→ **WORK TO BE COMPLETED**
For each line below that includes the string "deterministic", show the whole line.

BEGIN THE INPUT

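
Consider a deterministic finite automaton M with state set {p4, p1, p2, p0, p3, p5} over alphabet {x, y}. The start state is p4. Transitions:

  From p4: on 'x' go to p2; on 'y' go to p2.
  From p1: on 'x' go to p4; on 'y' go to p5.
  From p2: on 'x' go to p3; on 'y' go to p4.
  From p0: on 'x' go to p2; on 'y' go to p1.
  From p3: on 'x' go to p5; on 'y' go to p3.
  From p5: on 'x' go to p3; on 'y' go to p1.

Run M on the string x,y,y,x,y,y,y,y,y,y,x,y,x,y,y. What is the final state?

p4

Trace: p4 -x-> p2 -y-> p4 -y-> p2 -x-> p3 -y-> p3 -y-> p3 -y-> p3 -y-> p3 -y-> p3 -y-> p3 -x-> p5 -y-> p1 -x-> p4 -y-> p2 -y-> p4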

END THE INPUT
BEGIN THE INPUT

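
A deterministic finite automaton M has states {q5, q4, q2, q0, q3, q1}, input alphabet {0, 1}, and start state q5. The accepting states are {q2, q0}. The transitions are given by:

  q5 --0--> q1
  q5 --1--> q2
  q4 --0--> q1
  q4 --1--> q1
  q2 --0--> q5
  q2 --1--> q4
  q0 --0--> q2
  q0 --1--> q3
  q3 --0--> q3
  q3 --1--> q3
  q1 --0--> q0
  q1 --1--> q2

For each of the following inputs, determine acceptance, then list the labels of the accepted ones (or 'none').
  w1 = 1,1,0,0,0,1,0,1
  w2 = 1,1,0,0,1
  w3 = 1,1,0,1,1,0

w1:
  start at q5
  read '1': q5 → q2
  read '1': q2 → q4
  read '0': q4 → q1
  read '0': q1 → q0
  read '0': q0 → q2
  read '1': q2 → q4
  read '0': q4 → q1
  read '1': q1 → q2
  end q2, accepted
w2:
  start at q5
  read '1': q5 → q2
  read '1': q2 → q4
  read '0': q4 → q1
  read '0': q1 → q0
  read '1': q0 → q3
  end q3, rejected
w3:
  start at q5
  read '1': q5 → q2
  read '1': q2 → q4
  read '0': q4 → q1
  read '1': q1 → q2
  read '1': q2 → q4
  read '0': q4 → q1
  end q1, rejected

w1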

END THE INPUT

→ **ANSWER BELOW**
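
Consider a deterministic finite automaton M with state set {p4, p1, p2, p0, p3, p5} over alphabet {x, y}. The start state is p4. Transitions:
A deterministic finite automaton M has states {q5, q4, q2, q0, q3, q1}, input alphabet {0, 1}, and start state q5. The accepting states are {q2, q0}. The transitions are given by: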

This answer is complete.